◆ To do ◆
Reproduce exactly the lines below from the one containing "A seabird colony" through the one containing "An aphid colony", including both, and nothing else.

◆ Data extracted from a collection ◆
▼▼▼

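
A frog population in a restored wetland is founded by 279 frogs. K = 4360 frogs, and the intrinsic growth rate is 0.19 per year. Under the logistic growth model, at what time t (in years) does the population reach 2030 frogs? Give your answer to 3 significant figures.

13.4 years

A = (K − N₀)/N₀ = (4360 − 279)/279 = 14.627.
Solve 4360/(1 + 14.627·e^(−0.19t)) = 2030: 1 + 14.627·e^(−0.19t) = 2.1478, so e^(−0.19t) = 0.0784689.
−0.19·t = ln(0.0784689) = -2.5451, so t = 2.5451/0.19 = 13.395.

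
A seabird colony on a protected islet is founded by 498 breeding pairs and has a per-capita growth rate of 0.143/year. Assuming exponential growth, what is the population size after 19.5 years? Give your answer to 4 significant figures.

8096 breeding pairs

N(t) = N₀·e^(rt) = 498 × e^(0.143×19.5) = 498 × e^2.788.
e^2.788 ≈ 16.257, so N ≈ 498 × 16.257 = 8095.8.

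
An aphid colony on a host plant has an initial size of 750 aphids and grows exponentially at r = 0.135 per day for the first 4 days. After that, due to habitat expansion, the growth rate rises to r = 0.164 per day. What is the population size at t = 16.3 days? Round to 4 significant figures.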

▲▲▲
▼▼▼

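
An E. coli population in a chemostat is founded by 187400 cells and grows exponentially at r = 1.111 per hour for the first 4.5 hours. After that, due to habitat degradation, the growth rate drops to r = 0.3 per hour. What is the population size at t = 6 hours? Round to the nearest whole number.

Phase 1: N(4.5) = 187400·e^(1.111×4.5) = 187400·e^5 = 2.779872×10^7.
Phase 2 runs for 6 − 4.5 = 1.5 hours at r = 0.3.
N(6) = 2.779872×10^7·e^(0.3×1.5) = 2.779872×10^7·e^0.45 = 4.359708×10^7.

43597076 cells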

▲▲▲

◆ Task solution ◆
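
A seabird colony on a protected islet is founded by 498 breeding pairs and has a per-capita growth rate of 0.143/year. Assuming exponential growth, what is the population size after 19.5 years? Give your answer to 4 significant figures.

8096 breeding pairs

N(t) = N₀·e^(rt) = 498 × e^(0.143×19.5) = 498 × e^2.788.
e^2.788 ≈ 16.257, so N ≈ 498 × 16.257 = 8095.8.

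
An aphid colony on a host plant has an initial size of 750 aphids and grows exponentially at r = 0.135 per day for the first 4 days. After that, due to habitat expansion, the growth rate rises to r = 0.164 per day. What is the population size at t = 16.3 days? Round to 4 significant figures.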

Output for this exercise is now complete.